Task objective:
Take the entries below and print, exactly, the stretch from the line containing "A fish stock" through the line containing "District A has", both included.

(Excerpts from a dataset)
__________

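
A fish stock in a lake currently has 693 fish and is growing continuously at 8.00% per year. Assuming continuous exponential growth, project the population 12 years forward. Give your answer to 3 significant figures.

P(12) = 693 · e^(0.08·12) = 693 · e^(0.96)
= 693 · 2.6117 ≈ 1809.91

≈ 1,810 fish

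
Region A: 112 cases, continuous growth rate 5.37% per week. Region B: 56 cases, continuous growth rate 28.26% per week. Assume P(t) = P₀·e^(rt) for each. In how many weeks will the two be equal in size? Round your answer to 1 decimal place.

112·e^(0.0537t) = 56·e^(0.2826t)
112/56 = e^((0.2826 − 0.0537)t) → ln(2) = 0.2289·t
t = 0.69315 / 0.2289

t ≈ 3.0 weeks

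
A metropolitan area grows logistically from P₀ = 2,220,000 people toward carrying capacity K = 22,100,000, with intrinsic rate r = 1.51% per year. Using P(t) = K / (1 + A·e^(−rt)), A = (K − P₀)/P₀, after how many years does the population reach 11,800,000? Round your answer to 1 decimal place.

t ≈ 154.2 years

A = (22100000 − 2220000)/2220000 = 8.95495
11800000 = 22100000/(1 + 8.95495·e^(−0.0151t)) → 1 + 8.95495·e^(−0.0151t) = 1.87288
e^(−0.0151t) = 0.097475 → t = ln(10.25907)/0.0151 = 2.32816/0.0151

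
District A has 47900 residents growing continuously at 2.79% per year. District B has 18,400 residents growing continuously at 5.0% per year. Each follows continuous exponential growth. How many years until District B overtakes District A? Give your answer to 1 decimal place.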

__________

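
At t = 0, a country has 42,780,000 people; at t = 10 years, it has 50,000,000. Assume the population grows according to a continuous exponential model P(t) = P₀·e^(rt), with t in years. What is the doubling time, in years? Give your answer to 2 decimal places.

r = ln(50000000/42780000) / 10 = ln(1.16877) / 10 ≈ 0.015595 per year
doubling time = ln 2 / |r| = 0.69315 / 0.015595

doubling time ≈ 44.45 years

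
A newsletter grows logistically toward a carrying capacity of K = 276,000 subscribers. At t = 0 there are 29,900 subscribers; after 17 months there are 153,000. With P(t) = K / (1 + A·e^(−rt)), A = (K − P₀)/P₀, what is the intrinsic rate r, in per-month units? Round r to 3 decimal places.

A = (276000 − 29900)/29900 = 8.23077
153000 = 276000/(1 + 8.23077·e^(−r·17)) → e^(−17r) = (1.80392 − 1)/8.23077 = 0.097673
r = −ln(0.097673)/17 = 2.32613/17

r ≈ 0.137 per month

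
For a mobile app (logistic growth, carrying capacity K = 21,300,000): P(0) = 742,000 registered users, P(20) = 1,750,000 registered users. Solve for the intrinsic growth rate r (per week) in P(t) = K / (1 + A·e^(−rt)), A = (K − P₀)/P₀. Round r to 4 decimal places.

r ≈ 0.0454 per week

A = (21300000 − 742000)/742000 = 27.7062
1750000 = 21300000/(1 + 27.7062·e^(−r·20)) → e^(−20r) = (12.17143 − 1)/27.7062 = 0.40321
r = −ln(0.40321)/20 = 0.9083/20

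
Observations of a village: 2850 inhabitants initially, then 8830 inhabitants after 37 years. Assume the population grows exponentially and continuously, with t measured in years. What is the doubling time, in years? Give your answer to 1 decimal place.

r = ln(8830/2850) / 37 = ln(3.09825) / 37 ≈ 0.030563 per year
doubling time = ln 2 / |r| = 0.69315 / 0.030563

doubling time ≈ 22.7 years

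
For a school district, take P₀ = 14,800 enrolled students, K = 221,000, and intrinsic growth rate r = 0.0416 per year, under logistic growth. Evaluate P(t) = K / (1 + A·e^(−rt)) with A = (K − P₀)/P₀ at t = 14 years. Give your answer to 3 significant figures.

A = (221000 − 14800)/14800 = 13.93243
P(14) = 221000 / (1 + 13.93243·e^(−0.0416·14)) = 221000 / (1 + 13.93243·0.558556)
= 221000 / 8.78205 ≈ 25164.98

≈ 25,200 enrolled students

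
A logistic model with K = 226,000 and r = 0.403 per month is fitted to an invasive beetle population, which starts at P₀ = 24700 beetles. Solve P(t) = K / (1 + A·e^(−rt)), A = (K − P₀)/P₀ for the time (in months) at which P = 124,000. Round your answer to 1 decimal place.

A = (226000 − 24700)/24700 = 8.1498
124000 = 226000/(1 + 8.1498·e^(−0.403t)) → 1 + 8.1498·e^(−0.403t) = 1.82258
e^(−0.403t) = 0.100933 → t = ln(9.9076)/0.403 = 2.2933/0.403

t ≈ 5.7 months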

__________

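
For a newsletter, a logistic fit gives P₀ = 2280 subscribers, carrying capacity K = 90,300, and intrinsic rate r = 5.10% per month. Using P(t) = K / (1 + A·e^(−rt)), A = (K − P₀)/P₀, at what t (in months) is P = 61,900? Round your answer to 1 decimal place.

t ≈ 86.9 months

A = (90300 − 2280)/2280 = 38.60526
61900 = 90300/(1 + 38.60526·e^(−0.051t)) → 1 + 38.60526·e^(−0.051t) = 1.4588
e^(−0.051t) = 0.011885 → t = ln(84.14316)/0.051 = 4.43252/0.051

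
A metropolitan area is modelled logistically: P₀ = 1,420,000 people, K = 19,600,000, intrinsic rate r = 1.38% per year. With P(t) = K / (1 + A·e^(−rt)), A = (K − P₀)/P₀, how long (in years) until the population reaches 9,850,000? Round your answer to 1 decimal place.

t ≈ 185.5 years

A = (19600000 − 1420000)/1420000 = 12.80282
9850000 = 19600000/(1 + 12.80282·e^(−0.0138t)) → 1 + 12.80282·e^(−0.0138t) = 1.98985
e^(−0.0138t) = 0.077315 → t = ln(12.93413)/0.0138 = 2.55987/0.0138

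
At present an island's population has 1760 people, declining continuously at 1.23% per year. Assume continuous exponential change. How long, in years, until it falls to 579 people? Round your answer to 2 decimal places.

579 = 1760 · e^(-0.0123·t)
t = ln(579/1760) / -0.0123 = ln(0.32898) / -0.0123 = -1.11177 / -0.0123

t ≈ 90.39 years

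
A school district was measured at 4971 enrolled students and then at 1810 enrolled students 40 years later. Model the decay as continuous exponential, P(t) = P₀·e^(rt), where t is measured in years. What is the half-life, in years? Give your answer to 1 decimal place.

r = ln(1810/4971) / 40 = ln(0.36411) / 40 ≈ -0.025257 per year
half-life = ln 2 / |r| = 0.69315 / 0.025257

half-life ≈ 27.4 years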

__________

Finished task:
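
A fish stock in a lake currently has 693 fish and is growing continuously at 8.00% per year. Assuming continuous exponential growth, project the population 12 years forward. Give your answer to 3 significant figures.

P(12) = 693 · e^(0.08·12) = 693 · e^(0.96)
= 693 · 2.6117 ≈ 1809.91

≈ 1,810 fish

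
Region A: 112 cases, continuous growth rate 5.37% per week. Region B: 56 cases, continuous growth rate 28.26% per week. Assume P(t) = P₀·e^(rt) for each. In how many weeks will the two be equal in size? Round your answer to 1 decimal place.

112·e^(0.0537t) = 56·e^(0.2826t)
112/56 = e^((0.2826 − 0.0537)t) → ln(2) = 0.2289·t
t = 0.69315 / 0.2289

t ≈ 3.0 weeks

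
A metropolitan area grows logistically from P₀ = 2,220,000 people toward carrying capacity K = 22,100,000, with intrinsic rate r = 1.51% per year. Using P(t) = K / (1 + A·e^(−rt)), A = (K − P₀)/P₀, after how many years does the population reach 11,800,000? Round your answer to 1 decimal place.

t ≈ 154.2 years

A = (22100000 − 2220000)/2220000 = 8.95495
11800000 = 22100000/(1 + 8.95495·e^(−0.0151t)) → 1 + 8.95495·e^(−0.0151t) = 1.87288
e^(−0.0151t) = 0.097475 → t = ln(10.25907)/0.0151 = 2.32816/0.0151

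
District A has 47900 residents growing continuously at 2.79% per year. District B has 18,400 residents growing continuously at 5.0% per year. Each follows continuous exponential growth. How many years until District B overtakes District A? Give your answer to 1 decimal place.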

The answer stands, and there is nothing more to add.